:: Task to carry out ::
Please set down the listing exactly, from the first line to the last.

:: Data ::
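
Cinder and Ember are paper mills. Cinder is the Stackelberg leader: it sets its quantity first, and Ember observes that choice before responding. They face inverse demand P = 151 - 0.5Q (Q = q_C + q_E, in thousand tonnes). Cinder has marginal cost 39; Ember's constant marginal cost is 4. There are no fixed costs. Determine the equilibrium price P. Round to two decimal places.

58.25

Solve by backward induction. Given q_C, the follower Ember maximises π_E = (151 - (1/2)q_C - (1/2)q_E)q_E - 4q_E.
Follower FOC: 147 - (1/2)q_C - q_E = 0, so q_E(q_C) = (147 - (1/2)q_C).
Cinder substitutes q_E(q_C) into its own profit: π_C = q_C(151 - (1/2)q_C - (147 - (1/2)q_C)/2) - 39q_C = (155/2 - (1/4)q_C)q_C - 39q_C.
Maximising: ∂π_C/∂q_C = 77/2 - (1/2)q_C = 0, giving q_C = 77.
Then q_E = (147 - (1/2)·77) = 217/2.
Total output Q = 371/2, so price P = 151 - (1/2)·(371/2) = 233/4.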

:: Exercise result ::
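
Cinder and Ember are paper mills. Cinder is the Stackelberg leader: it sets its quantity first, and Ember observes that choice before responding. They face inverse demand P = 151 - 0.5Q (Q = q_C + q_E, in thousand tonnes). Cinder has marginal cost 39; Ember's constant marginal cost is 4. There are no fixed costs. Determine the equilibrium price P. Round to two decimal places.

58.25

Solve by backward induction. Given q_C, the follower Ember maximises π_E = (151 - (1/2)q_C - (1/2)q_E)q_E - 4q_E.
Follower FOC: 147 - (1/2)q_C - q_E = 0, so q_E(q_C) = (147 - (1/2)q_C).
Cinder substitutes q_E(q_C) into its own profit: π_C = q_C(151 - (1/2)q_C - (147 - (1/2)q_C)/2) - 39q_C = (155/2 - (1/4)q_C)q_C - 39q_C.
Maximising: ∂π_C/∂q_C = 77/2 - (1/2)q_C = 0, giving q_C = 77.
Then q_E = (147 - (1/2)·77) = 217/2.
Total output Q = 371/2, so price P = 151 - (1/2)·(371/2) = 233/4.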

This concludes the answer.